= Action item =
Copy the entries that follow, exactly and completely.

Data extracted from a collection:
++++

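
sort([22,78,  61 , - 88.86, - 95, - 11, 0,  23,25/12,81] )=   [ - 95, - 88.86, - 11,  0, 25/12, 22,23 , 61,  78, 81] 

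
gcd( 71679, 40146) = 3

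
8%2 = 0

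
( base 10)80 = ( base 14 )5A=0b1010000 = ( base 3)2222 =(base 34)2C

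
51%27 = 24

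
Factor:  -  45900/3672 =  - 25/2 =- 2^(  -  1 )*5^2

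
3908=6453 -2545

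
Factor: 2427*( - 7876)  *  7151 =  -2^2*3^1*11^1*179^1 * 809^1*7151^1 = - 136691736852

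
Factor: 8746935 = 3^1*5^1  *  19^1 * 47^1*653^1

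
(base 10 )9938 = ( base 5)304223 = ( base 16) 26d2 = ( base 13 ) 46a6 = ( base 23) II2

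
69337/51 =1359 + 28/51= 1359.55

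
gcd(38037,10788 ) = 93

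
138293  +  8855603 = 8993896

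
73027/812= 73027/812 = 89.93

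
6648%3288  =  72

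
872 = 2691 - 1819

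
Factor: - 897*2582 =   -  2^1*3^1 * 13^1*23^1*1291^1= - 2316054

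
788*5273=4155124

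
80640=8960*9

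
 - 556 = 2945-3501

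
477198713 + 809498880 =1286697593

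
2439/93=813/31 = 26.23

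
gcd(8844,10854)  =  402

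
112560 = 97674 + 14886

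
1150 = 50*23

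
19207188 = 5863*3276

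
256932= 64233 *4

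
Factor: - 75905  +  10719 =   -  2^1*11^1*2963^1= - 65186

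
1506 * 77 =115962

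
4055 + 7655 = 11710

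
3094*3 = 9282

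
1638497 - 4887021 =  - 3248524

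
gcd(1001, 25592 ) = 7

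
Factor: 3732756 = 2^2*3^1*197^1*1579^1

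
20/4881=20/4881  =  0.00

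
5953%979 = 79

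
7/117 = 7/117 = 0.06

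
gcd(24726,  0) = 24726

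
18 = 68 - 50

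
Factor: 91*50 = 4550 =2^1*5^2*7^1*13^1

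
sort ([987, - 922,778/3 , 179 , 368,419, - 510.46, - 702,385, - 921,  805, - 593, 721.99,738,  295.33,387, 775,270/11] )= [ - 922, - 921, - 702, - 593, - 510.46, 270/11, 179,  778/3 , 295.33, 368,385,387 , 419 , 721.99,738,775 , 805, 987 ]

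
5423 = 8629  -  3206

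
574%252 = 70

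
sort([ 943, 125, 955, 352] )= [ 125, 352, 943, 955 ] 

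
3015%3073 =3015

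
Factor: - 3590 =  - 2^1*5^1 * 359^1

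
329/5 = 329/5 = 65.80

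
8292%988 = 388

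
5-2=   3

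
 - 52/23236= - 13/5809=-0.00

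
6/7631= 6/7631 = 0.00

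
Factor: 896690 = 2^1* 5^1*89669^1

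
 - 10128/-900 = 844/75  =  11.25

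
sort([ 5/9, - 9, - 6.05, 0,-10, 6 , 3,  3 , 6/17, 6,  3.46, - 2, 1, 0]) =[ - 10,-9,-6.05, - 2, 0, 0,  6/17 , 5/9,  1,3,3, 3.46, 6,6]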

++++

= Task solution =
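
sort([22,78,  61 , - 88.86, - 95, - 11, 0,  23,25/12,81] )=   [ - 95, - 88.86, - 11,  0, 25/12, 22,23 , 61,  78, 81] 

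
gcd( 71679, 40146) = 3

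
8%2 = 0

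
( base 10)80 = ( base 14 )5A=0b1010000 = ( base 3)2222 =(base 34)2C

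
51%27 = 24

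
Factor:  -  45900/3672 =  - 25/2 =- 2^(  -  1 )*5^2

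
3908=6453 -2545

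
Factor: 2427*( - 7876)  *  7151 =  -2^2*3^1*11^1*179^1 * 809^1*7151^1 = - 136691736852

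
Factor: 8746935 = 3^1*5^1  *  19^1 * 47^1*653^1

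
(base 10 )9938 = ( base 5)304223 = ( base 16) 26d2 = ( base 13 ) 46a6 = ( base 23) II2

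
69337/51 =1359 + 28/51= 1359.55

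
gcd(38037,10788 ) = 93

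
138293  +  8855603 = 8993896

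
73027/812= 73027/812 = 89.93

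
6648%3288  =  72

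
872 = 2691 - 1819

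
Factor: - 897*2582 =   -  2^1*3^1 * 13^1*23^1*1291^1= - 2316054

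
788*5273=4155124

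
80640=8960*9

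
 - 556 = 2945-3501

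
477198713 + 809498880 =1286697593

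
2439/93=813/31 = 26.23

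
gcd(8844,10854)  =  402

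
112560 = 97674 + 14886

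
1150 = 50*23

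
19207188 = 5863*3276

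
256932= 64233 *4

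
Factor: - 75905  +  10719 =   -  2^1*11^1*2963^1= - 65186

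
1506 * 77 =115962

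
4055 + 7655 = 11710

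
3094*3 = 9282

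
1638497 - 4887021 =  - 3248524

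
gcd(1001, 25592 ) = 7

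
Factor: 3732756 = 2^2*3^1*197^1*1579^1

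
20/4881=20/4881  =  0.00

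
5953%979 = 79

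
7/117 = 7/117 = 0.06

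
gcd(24726,  0) = 24726

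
18 = 68 - 50

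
Factor: 91*50 = 4550 =2^1*5^2*7^1*13^1

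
sort ([987, - 922,778/3 , 179 , 368,419, - 510.46, - 702,385, - 921,  805, - 593, 721.99,738,  295.33,387, 775,270/11] )= [ - 922, - 921, - 702, - 593, - 510.46, 270/11, 179,  778/3 , 295.33, 368,385,387 , 419 , 721.99,738,775 , 805, 987 ]

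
5423 = 8629  -  3206

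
574%252 = 70

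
sort([ 943, 125, 955, 352] )= [ 125, 352, 943, 955 ] 

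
3015%3073 =3015

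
Factor: - 3590 =  - 2^1*5^1 * 359^1

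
329/5 = 329/5 = 65.80

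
8292%988 = 388

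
5-2=   3

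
 - 52/23236= - 13/5809=-0.00

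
6/7631= 6/7631 = 0.00

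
Factor: 896690 = 2^1* 5^1*89669^1

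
 - 10128/-900 = 844/75  =  11.25

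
sort([ 5/9, - 9, - 6.05, 0,-10, 6 , 3,  3 , 6/17, 6,  3.46, - 2, 1, 0]) =[ - 10,-9,-6.05, - 2, 0, 0,  6/17 , 5/9,  1,3,3, 3.46, 6,6]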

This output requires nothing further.